PROBLEM DESCRIPTION: For the entries below, report the number of lines where the string "linear" appears, and only that number.

MATERIAL FOR THIS EXERCISE:
┄┄┄┄┄┄┄┄┄┄┄┄┄┄┄┄┄┄┄┄
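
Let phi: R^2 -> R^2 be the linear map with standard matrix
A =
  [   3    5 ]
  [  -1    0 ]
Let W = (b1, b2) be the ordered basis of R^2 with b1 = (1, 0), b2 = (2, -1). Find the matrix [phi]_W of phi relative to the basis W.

With P the matrix whose columns are b1, b2, [phi]_W = P^(-1) A P.
Column by column: phi(b1) = A b1 = (3, -1); its W-coordinates (1, 1) give column 1.
Continuing for each basis vector yields [phi]_W = [[1, -3], [1, 2]].

[[1, -3], [1, 2]]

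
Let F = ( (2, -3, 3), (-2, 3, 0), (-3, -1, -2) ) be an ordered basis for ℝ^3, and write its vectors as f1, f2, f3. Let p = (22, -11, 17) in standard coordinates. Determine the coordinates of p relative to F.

[p]_F is the unique c with M c = p, where M has columns f1, ..., f3.
Row-reducing the augmented matrix [M | p] gives c = (3, -2, -4).
Check: 3f1 - 2f2 - 4f3 = (22, -11, 17).

(3, -2, -4)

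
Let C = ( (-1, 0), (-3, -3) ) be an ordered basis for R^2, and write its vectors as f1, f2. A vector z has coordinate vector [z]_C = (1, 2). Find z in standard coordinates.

(-7, -6)

z = M [z]_C, where M has columns f1, f2.
Carrying out the matrix-vector product, z = (-7, -6).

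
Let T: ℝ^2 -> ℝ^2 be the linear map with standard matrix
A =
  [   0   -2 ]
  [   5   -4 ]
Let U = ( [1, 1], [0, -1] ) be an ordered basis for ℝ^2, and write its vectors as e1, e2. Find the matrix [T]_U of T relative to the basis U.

[[-2, 2], [-3, -2]]

With P the matrix whose columns are e1, e2, [T]_U = P^(-1) A P.
Column by column: T(e1) = A e1 = [-2, 1]; its U-coordinates [-2, -3] give column 1.
Continuing for each basis vector yields [T]_U = [[-2, 2], [-3, -2]].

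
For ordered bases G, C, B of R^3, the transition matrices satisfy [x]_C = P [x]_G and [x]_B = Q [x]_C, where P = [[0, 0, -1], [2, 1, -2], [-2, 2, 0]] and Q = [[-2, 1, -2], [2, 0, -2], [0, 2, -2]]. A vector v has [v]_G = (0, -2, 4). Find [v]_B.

(6, 0, -12)

First [v]_C = P [v]_G = (-4, -10, -4).
Then [v]_B = Q [v]_C = (6, 0, -12).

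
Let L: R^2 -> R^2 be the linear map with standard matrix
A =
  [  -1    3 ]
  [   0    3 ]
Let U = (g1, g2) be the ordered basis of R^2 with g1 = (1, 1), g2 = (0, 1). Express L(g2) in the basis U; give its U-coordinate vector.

Compute L(g2) = A g2 = (3, 3) in standard coordinates.
Then write this in U-coordinates: solve for y in y_1 g1 + y_2 g2 = (3, 3).
This gives y = (3, 0), which is column 2 of [L]_U.

(3, 0)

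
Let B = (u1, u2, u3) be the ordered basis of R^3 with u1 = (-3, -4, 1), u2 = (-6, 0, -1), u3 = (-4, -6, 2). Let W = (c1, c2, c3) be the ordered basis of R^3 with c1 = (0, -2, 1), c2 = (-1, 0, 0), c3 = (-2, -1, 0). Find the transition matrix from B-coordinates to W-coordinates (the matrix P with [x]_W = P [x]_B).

Take x = uj: its B-coordinates are the j-th standard unit vector, so P e_j — column j of P — equals [uj]_W.
u1 = c1 - c2 + 2c3, giving column 1 = (1, -1, 2); repeating for each j gives P = [[1, -1, 2], [-1, 2, 0], [2, 2, 2]].

[[1, -1, 2], [-1, 2, 0], [2, 2, 2]]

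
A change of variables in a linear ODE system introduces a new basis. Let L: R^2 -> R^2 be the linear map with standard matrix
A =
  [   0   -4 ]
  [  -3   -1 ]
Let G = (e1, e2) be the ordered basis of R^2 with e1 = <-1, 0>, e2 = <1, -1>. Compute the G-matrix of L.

[[-3, -2], [-3, 2]]

With P the matrix whose columns are e1, e2, [L]_G = P^(-1) A P.
Column by column: L(e1) = A e1 = <0, 3>; its G-coordinates <-3, -3> give column 1.
Continuing for each basis vector yields [L]_G = [[-3, -2], [-3, 2]].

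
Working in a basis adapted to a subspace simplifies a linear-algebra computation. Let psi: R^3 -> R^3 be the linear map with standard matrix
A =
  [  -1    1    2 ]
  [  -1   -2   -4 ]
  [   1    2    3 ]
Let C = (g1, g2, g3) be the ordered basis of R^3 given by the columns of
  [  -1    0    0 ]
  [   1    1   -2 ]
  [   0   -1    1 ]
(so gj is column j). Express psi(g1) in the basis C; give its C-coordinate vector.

Column 1 of [psi]_C is the C-coordinate vector of psi(g1).
In standard coordinates psi(g1) = A g1 = <2, -1, 1>.
Converting to C: <2, -1, 1> = -2g1 - 3g2 - 2g3, so the coordinate vector is <-2, -3, -2>.

<-2, -3, -2>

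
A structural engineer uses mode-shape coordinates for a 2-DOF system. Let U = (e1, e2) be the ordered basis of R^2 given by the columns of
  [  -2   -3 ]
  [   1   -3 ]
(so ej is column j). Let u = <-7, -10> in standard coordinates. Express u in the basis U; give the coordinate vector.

<-1, 3>

[u]_U is the unique c with M c = u, where M has columns e1, e2.
System: -2c_1 - 3c_2 = -7, c_1 - 3c_2 = -10; solving gives c_1 = -1, c_2 = 3.
Check: -e1 + 3e2 = <-7, -10>.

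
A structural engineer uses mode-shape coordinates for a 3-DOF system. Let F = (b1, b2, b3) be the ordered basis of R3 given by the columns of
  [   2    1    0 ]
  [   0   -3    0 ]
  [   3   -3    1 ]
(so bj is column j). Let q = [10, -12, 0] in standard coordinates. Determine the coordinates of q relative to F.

[3, 4, 3]

We seek scalars with c_1 b1 + ... + c_3 b3 = q; equivalently solve M c = q where the columns of M are b1, ..., b3.
Solving this 3x3 system gives c = (3, 4, 3).
Check: 3b1 + 4b2 + 3b3 = [10, -12, 0].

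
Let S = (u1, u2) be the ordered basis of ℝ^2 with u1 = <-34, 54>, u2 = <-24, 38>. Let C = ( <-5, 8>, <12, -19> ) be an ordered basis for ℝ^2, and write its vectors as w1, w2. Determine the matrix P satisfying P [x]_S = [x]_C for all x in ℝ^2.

Let M have columns uj and N have columns wj. Then for every x, N [x]_C = x = M [x]_S, so P = N^(-1) M.
Since det N = -1, N^(-1) has integer entries; multiplying gives P = [[2, 0], [-2, -2]].

[[2, 0], [-2, -2]]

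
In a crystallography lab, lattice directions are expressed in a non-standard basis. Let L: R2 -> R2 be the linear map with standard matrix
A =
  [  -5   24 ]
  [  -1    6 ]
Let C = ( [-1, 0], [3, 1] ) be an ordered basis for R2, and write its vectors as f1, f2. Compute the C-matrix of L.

Let P have columns f1, f2. Then [L]_C = P^(-1) A P.
Here det P = -1, so P^(-1) is integer; computing A P first and then P^(-1)(A P) gives [[-2, 0], [1, 3]].

[[-2, 0], [1, 3]]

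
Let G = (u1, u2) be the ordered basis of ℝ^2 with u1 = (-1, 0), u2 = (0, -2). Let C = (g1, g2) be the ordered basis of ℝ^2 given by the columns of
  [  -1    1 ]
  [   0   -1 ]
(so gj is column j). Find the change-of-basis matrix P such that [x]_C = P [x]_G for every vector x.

[[1, 2], [0, 2]]

Let M have columns uj and N have columns gj. Then for every x, N [x]_C = x = M [x]_G, so P = N^(-1) M.
Since det N = 1, N^(-1) has integer entries; multiplying gives P = [[1, 2], [0, 2]].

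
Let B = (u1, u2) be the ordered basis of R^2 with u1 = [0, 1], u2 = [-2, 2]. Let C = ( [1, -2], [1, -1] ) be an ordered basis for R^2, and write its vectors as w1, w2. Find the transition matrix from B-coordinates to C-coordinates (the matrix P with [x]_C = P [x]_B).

Take x = uj: its B-coordinates are the j-th standard unit vector, so P e_j — column j of P — equals [uj]_C.
u1 = -w1 + w2, giving column 1 = [-1, 1]; repeating for each j gives P = [[-1, 0], [1, -2]].

[[-1, 0], [1, -2]]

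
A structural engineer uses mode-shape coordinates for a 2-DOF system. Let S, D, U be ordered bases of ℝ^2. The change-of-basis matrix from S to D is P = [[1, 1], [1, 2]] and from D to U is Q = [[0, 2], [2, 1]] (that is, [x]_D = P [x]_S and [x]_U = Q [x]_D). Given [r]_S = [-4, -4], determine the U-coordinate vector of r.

[-24, -28]

First [r]_D = P [r]_S = [-8, -12].
Then [r]_U = Q [r]_D = [-24, -28].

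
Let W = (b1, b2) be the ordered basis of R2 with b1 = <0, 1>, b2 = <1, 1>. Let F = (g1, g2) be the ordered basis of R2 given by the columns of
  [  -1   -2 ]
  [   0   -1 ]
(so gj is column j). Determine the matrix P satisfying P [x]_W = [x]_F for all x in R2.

Column j of P is [bj]_F, since P maps W-coordinates to F-coordinates.
Expressing b1 in F: b1 = 2g1 - g2, so column 1 of P is <2, -1>.
Doing the same for each bj gives P = [[2, 1], [-1, -1]].

[[2, 1], [-1, -1]]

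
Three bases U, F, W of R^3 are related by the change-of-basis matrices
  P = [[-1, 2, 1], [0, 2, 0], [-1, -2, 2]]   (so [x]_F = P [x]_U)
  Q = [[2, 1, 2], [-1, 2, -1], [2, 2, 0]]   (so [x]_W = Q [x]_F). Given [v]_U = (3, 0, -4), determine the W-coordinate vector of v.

Apply P to get F-coordinates (-7, 0, -11), then Q to get W-coordinates.
The result is [v]_W = (-36, 18, -14).

(-36, 18, -14)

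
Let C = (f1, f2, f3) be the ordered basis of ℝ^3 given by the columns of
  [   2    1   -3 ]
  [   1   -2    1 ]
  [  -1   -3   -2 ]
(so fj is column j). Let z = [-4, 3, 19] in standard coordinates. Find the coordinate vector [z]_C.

We seek scalars with c_1 f1 + ... + c_3 f3 = z; equivalently solve M c = z where the columns of M are f1, ..., f3.
Row-reducing the augmented matrix [M | z] gives c = (-3, -4, -2).
Check: -3f1 - 4f2 - 2f3 = [-4, 3, 19].

[-3, -4, -2]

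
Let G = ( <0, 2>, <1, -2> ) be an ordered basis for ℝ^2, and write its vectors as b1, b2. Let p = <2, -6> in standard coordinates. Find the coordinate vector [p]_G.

<-1, 2>

Write p = c_1 b1 + c_2 b2 and solve for the c_i.
System: 0c_1 + c_2 = 2, 2c_1 - 2c_2 = -6; solving gives c_1 = -1, c_2 = 2.
Check: -b1 + 2b2 = <2, -6>.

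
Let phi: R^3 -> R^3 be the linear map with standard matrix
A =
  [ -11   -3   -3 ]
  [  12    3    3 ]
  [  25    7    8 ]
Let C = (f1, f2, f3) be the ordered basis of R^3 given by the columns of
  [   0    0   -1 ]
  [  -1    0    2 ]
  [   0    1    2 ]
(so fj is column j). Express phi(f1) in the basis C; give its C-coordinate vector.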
┄┄┄┄┄┄┄┄┄┄┄┄┄┄┄┄┄┄┄┄
ANSWER BELOW: 7